Aim of the task -
Please copy each line of the records below that includes the word "positioned".

··· The data

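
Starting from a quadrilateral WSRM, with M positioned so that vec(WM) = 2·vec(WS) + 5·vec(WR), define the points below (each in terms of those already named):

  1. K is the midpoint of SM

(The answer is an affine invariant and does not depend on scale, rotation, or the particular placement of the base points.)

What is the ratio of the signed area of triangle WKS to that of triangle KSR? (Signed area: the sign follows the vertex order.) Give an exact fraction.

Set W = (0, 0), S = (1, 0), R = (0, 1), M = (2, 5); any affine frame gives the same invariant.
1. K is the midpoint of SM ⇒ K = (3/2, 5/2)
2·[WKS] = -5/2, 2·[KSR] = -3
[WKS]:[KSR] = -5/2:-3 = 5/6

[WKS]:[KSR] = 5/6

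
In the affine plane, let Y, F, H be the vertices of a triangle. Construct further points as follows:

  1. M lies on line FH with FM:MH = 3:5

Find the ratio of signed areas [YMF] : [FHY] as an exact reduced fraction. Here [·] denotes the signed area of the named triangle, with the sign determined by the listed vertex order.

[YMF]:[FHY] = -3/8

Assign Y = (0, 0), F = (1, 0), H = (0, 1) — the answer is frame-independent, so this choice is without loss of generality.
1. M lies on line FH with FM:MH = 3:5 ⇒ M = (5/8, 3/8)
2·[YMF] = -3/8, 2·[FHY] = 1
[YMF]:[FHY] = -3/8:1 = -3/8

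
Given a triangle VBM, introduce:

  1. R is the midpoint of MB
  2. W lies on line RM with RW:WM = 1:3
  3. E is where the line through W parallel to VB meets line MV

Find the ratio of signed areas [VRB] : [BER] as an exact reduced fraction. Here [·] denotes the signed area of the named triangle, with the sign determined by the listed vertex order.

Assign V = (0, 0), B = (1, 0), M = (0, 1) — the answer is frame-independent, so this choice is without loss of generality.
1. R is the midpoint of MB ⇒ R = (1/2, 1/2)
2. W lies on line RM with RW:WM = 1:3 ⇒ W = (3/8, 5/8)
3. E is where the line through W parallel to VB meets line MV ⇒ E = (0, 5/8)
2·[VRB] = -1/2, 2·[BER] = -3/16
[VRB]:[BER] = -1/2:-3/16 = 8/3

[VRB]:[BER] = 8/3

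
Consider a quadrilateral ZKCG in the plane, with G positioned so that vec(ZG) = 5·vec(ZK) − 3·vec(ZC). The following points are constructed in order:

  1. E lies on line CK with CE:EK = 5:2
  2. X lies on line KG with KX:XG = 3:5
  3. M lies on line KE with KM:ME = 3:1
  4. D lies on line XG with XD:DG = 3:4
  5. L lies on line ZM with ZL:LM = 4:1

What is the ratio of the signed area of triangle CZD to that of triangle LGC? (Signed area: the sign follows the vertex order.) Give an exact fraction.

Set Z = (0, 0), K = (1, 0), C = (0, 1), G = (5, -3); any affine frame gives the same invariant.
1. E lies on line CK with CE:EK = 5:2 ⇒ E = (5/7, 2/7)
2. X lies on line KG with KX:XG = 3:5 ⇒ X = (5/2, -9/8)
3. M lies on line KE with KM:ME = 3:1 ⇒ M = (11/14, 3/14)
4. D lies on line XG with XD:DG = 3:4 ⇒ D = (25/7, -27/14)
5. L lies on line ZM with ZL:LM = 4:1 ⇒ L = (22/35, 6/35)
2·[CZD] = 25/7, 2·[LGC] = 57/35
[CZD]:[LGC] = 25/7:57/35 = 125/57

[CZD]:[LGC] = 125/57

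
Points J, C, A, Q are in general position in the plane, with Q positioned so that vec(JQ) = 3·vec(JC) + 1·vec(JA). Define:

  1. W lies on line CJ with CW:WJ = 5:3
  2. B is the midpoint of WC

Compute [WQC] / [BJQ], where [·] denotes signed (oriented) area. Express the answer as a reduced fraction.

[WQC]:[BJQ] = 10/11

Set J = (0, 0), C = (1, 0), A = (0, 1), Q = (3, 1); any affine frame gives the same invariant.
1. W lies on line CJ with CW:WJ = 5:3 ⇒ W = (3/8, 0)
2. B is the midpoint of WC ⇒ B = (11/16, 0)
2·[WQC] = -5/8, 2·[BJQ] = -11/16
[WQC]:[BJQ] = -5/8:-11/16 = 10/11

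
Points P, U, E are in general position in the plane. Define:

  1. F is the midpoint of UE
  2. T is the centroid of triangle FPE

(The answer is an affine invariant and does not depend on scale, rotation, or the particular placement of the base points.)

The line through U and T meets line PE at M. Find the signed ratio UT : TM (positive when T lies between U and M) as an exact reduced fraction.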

······

Exercise result -
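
Starting from a quadrilateral WSRM, with M positioned so that vec(WM) = 2·vec(WS) + 5·vec(WR), define the points below (each in terms of those already named):
Consider a quadrilateral ZKCG in the plane, with G positioned so that vec(ZG) = 5·vec(ZK) − 3·vec(ZC). The following points are constructed in order:
Points J, C, A, Q are in general position in the plane, with Q positioned so that vec(JQ) = 3·vec(JC) + 1·vec(JA). Define: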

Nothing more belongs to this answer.